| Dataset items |
•••••
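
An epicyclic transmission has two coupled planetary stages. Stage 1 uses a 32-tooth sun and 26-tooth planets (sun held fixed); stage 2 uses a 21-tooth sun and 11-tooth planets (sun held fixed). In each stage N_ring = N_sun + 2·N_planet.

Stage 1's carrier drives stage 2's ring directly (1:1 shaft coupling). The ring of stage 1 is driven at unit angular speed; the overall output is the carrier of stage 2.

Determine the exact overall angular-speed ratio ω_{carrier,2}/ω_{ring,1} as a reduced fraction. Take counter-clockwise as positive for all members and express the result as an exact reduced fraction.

Stage 1: N_ring = 32 + 2·26 = 84
Stage 1: 32(ω_s−ω_c) = −84(ω_r−ω_c),  ω_s=0, ω_r=1
Stage 1: 32(0−ω_c) = −84(1−ω_c)  ⇒  116ω_c = 84  ⇒  ω_c = 21/29
  ⇒ ω_c¹/ω_r¹ = 21/29
Stage 2: N_ring = 21 + 2·11 = 43
Stage 2: 21(ω_s−ω_c) = −43(ω_r−ω_c),  ω_s=0, ω_r=1
Stage 2: 21(0−ω_c) = −43(1−ω_c)  ⇒  64ω_c = 43  ⇒  ω_c = 43/64
  ⇒ ω_c²/ω_r² = 43/64
Coupling ω_r² = ω_c¹ ⇒ overall = 21/29 × 43/64 = 903/1856

903/1856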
•••••
| WORK TO BE COMPLETED |
Could you retype every line of the data exactly?

| EXERCISE RESULT |
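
An epicyclic transmission has two coupled planetary stages. Stage 1 uses a 32-tooth sun and 26-tooth planets (sun held fixed); stage 2 uses a 21-tooth sun and 11-tooth planets (sun held fixed). In each stage N_ring = N_sun + 2·N_planet.

Stage 1's carrier drives stage 2's ring directly (1:1 shaft coupling). The ring of stage 1 is driven at unit angular speed; the overall output is the carrier of stage 2.

Determine the exact overall angular-speed ratio ω_{carrier,2}/ω_{ring,1} as a reduced fraction. Take counter-clockwise as positive for all members and express the result as an exact reduced fraction.

Stage 1: N_ring = 32 + 2·26 = 84
Stage 1: 32(ω_s−ω_c) = −84(ω_r−ω_c),  ω_s=0, ω_r=1
Stage 1: 32(0−ω_c) = −84(1−ω_c)  ⇒  116ω_c = 84  ⇒  ω_c = 21/29
  ⇒ ω_c¹/ω_r¹ = 21/29
Stage 2: N_ring = 21 + 2·11 = 43
Stage 2: 21(ω_s−ω_c) = −43(ω_r−ω_c),  ω_s=0, ω_r=1
Stage 2: 21(0−ω_c) = −43(1−ω_c)  ⇒  64ω_c = 43  ⇒  ω_c = 43/64
  ⇒ ω_c²/ω_r² = 43/64
Coupling ω_r² = ω_c¹ ⇒ overall = 21/29 × 43/64 = 903/1856

903/1856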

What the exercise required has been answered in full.